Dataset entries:
________________________________________

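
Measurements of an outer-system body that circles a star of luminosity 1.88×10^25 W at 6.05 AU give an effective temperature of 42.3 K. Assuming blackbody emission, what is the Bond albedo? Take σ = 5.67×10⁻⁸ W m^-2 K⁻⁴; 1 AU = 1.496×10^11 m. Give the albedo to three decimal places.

0.602

Orbital distance: d = 6.05 AU = 9.051×10^11 m.
Spreading L over a sphere of radius d: S = 1.88×10^25/(4π·9.05×10^11²) = 1.826 W m^-2.
From σT⁴ = S(1−α)/4 we invert for α: 1−α = 4σT⁴/S.
4σT⁴ = 4·5.67×10⁻⁸·(42.3)⁴ = 0.7261 W m^-2.
Hence α = 1 − 0.7261/1.826 = 0.6024.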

________________________________________

Activity:
Whatever appears in the data above is to be set down exactly.

Completed task:
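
Measurements of an outer-system body that circles a star of luminosity 1.88×10^25 W at 6.05 AU give an effective temperature of 42.3 K. Assuming blackbody emission, what is the Bond albedo? Take σ = 5.67×10⁻⁸ W m^-2 K⁻⁴; 1 AU = 1.496×10^11 m. Give the albedo to three decimal places.

0.602

Orbital distance: d = 6.05 AU = 9.051×10^11 m.
Spreading L over a sphere of radius d: S = 1.88×10^25/(4π·9.05×10^11²) = 1.826 W m^-2.
From σT⁴ = S(1−α)/4 we invert for α: 1−α = 4σT⁴/S.
4σT⁴ = 4·5.67×10⁻⁸·(42.3)⁴ = 0.7261 W m^-2.
Hence α = 1 − 0.7261/1.826 = 0.6024.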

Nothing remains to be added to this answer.